Look through the records, and whenever a line includes the word "finishes", copy it.

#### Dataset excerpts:
____
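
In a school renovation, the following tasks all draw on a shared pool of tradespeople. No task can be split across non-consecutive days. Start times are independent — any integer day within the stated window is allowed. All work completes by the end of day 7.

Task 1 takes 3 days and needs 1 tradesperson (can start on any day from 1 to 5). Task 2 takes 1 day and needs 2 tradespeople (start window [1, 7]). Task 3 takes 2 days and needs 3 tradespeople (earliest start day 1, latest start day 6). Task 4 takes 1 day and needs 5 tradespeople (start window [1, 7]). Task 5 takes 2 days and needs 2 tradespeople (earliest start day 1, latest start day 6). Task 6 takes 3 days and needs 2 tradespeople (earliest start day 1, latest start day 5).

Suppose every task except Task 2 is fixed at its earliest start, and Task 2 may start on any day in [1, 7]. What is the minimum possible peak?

13

Task 2@1: d1:15  d2:8  d3:3  d4:0  d5:0  d6:0  d7:0 → peak 15
Task 2@2: d1:13  d2:10  d3:3  d4:0  d5:0  d6:0  d7:0 → peak 13
Task 2@3: d1:13  d2:8  d3:5  d4:0  d5:0  d6:0  d7:0 → peak 13
Task 2@4: d1:13  d2:8  d3:3  d4:2  d5:0  d6:0  d7:0 → peak 13
Task 2@5: d1:13  d2:8  d3:3  d4:0  d5:2  d6:0  d7:0 → peak 13
Task 2@6: d1:13  d2:8  d3:3  d4:0  d5:0  d6:2  d7:0 → peak 13
Task 2@7: d1:13  d2:8  d3:3  d4:0  d5:0  d6:0  d7:2 → peak 13
Best is Task 2@2, peak 13.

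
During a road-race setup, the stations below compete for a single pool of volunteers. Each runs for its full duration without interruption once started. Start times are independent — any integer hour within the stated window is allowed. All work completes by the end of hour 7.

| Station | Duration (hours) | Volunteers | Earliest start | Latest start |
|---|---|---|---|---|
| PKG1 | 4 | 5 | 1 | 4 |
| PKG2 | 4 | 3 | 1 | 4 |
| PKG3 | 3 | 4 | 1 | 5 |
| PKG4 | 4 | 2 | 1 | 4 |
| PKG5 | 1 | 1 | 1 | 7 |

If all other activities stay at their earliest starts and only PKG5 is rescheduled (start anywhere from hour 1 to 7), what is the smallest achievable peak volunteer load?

14

PKG5@1: h1:15  h2:14  h3:14  h4:10  h5:0  h6:0  h7:0 → peak 15
PKG5@2: h1:14  h2:15  h3:14  h4:10  h5:0  h6:0  h7:0 → peak 15
PKG5@3: h1:14  h2:14  h3:15  h4:10  h5:0  h6:0  h7:0 → peak 15
PKG5@4: h1:14  h2:14  h3:14  h4:11  h5:0  h6:0  h7:0 → peak 14
PKG5@5: h1:14  h2:14  h3:14  h4:10  h5:1  h6:0  h7:0 → peak 14
PKG5@6: h1:14  h2:14  h3:14  h4:10  h5:0  h6:1  h7:0 → peak 14
PKG5@7: h1:14  h2:14  h3:14  h4:10  h5:0  h6:0  h7:1 → peak 14
Best is PKG5@4, peak 14.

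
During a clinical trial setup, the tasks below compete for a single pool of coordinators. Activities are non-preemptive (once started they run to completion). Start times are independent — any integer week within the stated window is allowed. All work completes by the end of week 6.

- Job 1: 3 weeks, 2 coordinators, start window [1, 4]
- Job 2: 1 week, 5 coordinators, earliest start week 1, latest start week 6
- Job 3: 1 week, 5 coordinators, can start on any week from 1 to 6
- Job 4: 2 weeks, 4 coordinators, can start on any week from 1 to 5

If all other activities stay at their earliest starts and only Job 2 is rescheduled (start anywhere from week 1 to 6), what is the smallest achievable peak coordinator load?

Job 2@1: w1:16  w2:6  w3:2  w4:0  w5:0  w6:0 → peak 16
Job 2@2: w1:11  w2:11  w3:2  w4:0  w5:0  w6:0 → peak 11
Job 2@3: w1:11  w2:6  w3:7  w4:0  w5:0  w6:0 → peak 11
Job 2@4: w1:11  w2:6  w3:2  w4:5  w5:0  w6:0 → peak 11
Job 2@5: w1:11  w2:6  w3:2  w4:0  w5:5  w6:0 → peak 11
Job 2@6: w1:11  w2:6  w3:2  w4:0  w5:0  w6:5 → peak 11
Best is Job 2@2, peak 11.

11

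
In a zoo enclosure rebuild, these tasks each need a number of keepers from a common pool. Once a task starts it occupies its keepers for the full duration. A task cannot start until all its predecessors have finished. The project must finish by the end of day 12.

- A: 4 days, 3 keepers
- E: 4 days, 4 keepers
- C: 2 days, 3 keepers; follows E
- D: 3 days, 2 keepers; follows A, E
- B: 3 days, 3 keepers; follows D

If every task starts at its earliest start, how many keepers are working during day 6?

At early start, day 6 has: C, D.
Demand: 3 + 2 = 5.

5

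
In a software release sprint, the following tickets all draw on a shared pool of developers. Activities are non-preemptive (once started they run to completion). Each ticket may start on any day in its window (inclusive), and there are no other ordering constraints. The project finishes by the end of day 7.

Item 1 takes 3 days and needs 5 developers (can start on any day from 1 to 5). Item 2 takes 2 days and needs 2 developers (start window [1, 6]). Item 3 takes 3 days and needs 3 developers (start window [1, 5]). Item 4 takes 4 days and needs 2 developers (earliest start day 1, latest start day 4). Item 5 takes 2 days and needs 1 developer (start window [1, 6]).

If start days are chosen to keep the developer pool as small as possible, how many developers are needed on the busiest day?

7

Early-start (Item 1@1, Item 2@1, Item 3@1, Item 4@1, Item 5@1) gives peak 13: d1:13  d2:13  d3:10  d4:2  d5:0  d6:0  d7:0.
Shift Item 3→4, Item 4→3, Item 5→4.
Schedule Item 1@1, Item 2@1, Item 3@4, Item 4@3, Item 5@4: d1:7  d2:7  d3:7  d4:6  d5:6  d6:5  d7:0 — peak 7.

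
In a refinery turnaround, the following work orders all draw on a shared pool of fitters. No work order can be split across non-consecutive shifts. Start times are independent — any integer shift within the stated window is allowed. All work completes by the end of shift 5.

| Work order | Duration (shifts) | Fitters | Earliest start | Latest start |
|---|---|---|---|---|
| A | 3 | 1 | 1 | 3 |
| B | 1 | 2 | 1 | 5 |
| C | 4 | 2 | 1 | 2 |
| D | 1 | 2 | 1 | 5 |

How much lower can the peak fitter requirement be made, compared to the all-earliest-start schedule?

Early-start peak: s1:7  s2:3  s3:3  s4:2  s5:0 ⇒ 7.
Leveled (A@1, B@1, C@2, D@4): s1:3  s2:3  s3:3  s4:4  s5:2 ⇒ 4.
Reduction 7 − 4 = 3.

3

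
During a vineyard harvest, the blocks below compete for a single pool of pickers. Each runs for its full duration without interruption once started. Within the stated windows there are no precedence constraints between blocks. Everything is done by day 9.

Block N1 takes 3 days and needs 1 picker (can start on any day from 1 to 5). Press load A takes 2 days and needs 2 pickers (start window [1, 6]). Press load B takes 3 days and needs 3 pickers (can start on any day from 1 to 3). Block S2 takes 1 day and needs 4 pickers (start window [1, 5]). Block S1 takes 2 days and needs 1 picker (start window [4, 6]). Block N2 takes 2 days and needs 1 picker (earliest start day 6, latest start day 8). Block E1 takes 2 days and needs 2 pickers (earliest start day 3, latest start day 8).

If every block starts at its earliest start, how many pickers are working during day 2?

At early start, day 2 has: Block N1, Press load A, Press load B.
Demand: 1 + 2 + 3 = 6.

6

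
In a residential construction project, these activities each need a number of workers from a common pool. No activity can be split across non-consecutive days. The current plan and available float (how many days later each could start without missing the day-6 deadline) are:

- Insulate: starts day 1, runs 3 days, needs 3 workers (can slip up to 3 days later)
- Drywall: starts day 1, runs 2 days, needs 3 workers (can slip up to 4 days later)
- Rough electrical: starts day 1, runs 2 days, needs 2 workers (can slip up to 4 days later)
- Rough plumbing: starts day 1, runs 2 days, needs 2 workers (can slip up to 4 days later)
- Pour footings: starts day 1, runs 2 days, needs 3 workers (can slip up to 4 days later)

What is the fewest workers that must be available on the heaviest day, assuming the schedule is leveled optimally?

6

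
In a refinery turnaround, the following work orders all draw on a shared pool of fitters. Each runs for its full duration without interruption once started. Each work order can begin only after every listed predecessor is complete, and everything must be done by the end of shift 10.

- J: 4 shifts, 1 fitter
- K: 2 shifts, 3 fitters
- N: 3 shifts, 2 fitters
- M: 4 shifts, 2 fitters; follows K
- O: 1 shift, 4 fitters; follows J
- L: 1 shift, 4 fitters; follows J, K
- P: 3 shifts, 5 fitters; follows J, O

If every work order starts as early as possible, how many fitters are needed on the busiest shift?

10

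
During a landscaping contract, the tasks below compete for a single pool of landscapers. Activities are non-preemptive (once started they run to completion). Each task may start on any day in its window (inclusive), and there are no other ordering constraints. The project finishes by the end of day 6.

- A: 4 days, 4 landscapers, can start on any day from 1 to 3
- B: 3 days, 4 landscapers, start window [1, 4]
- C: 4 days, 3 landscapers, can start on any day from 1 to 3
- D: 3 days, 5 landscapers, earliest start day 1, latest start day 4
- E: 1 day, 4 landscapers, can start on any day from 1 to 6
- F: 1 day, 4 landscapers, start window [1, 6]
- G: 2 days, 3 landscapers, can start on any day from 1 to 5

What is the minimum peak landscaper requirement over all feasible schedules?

12

Early-start (A@1, B@1, C@1, D@1, E@1, F@1, G@1) gives peak 27: d1:27  d2:19  d3:16  d4:7  d5:0  d6:0.
Shift D→4, E→5, F→6, G→5.
Schedule A@1, B@1, C@1, D@4, E@5, F@6, G@5: d1:11  d2:11  d3:11  d4:12  d5:12  d6:12 — peak 12.
Total landscaper-days = 69 over 6 days ⇒ peak ≥ ⌈69/6⌉ = 12, so 12 is optimal.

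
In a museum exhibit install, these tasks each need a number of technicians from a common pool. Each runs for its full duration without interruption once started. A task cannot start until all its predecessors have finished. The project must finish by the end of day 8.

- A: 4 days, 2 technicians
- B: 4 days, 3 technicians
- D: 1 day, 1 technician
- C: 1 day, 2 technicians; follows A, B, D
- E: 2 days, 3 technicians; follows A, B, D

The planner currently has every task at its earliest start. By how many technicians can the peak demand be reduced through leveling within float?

1

Early-start peak: d1:6  d2:5  d3:5  d4:5  d5:5  d6:3  d7:0  d8:0 ⇒ 6.
Leveled (A@1, B@1, D@5, C@6, E@6): d1:5  d2:5  d3:5  d4:5  d5:1  d6:5  d7:3  d8:0 ⇒ 5.
Reduction 6 − 5 = 1.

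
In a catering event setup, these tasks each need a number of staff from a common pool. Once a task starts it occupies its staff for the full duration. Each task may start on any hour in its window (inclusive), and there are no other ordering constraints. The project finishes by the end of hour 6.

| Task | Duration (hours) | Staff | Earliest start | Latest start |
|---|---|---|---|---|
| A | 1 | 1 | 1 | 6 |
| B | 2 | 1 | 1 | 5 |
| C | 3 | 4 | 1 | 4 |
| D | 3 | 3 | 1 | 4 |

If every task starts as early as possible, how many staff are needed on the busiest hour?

9

Early-start schedule: A@1, B@1, C@1, D@1.
Load per hour: hour 1: 9, hour 2: 8, hour 3: 7, hour 4: 0, hour 5: 0, hour 6: 0.
Peak is 9.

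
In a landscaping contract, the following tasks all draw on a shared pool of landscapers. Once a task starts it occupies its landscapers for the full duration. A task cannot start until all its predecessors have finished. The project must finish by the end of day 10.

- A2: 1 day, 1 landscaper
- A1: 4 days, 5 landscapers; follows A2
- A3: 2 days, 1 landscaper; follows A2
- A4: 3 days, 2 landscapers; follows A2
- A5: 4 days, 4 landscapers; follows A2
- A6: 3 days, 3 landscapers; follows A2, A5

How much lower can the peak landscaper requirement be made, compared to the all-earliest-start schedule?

Early-start peak: d1:1  d2:12  d3:12  d4:11  d5:9  d6:3  d7:3  d8:3  d9:0  d10:0 ⇒ 12.
Leveled (A2@1, A1@6, A3@2, A4@2, A5@2, A6@6): d1:1  d2:7  d3:7  d4:6  d5:4  d6:8  d7:8  d8:8  d9:5  d10:0 ⇒ 8.
Reduction 12 − 8 = 4.

4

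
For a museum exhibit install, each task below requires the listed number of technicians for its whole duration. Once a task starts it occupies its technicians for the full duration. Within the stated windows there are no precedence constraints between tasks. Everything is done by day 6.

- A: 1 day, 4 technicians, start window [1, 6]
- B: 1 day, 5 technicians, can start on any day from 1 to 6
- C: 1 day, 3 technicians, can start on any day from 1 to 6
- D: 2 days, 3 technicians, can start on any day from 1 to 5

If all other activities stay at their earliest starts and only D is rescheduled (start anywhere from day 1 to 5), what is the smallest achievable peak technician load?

D@1: d1:15  d2:3  d3:0  d4:0  d5:0  d6:0 → peak 15
D@2: d1:12  d2:3  d3:3  d4:0  d5:0  d6:0 → peak 12
D@3: d1:12  d2:0  d3:3  d4:3  d5:0  d6:0 → peak 12
D@4: d1:12  d2:0  d3:0  d4:3  d5:3  d6:0 → peak 12
D@5: d1:12  d2:0  d3:0  d4:0  d5:3  d6:3 → peak 12
Best is D@2, peak 12.

12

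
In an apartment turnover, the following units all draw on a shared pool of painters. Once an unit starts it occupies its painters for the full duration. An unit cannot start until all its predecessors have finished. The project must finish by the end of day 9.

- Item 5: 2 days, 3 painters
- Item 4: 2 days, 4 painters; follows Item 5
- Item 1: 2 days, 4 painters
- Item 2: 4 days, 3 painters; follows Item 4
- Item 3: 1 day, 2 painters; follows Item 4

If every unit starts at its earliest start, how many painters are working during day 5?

5

At early start, day 5 has: Item 2, Item 3.
Demand: 3 + 2 = 5.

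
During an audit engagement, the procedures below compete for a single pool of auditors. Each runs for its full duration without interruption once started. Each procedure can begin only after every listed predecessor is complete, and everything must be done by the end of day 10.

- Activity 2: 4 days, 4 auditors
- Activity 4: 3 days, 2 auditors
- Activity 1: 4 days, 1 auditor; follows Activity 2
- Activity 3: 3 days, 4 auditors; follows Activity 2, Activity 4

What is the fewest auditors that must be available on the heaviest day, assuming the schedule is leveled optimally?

5

Early-start (Activity 2@1, Activity 4@1, Activity 1@5, Activity 3@5) gives peak 6: d1:6  d2:6  d3:6  d4:4  d5:5  d6:5  d7:5  d8:1  d9:0  d10:0.
Shift Activity 4→5, Activity 3→8.
Schedule Activity 2@1, Activity 4@5, Activity 1@5, Activity 3@8: d1:4  d2:4  d3:4  d4:4  d5:3  d6:3  d7:3  d8:5  d9:4  d10:4 — peak 5.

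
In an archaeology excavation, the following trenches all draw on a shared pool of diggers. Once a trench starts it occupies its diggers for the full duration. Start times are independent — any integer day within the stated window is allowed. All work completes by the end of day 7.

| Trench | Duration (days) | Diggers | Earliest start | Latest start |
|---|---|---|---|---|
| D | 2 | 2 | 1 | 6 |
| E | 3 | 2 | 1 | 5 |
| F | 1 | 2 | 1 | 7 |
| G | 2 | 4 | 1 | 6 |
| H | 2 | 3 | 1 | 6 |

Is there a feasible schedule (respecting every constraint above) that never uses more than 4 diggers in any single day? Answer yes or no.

yes

Schedule D@1, E@1, F@3, G@4, H@6: d1:4  d2:4  d3:4  d4:4  d5:4  d6:3  d7:3 — peak 4 ≤ 4.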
____
#### TASK RESPONSE:
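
In a software release sprint, the following tickets all draw on a shared pool of developers. Activities are non-preemptive (once started they run to completion). Each ticket may start on any day in its window (inclusive), and there are no other ordering constraints. The project finishes by the end of day 7.
During a landscaping contract, the tasks below compete for a single pool of landscapers. Activities are non-preemptive (once started they run to completion). Each task may start on any day in its window (inclusive), and there are no other ordering constraints. The project finishes by the end of day 6.
In a catering event setup, these tasks each need a number of staff from a common pool. Once a task starts it occupies its staff for the full duration. Each task may start on any hour in its window (inclusive), and there are no other ordering constraints. The project finishes by the end of hour 6.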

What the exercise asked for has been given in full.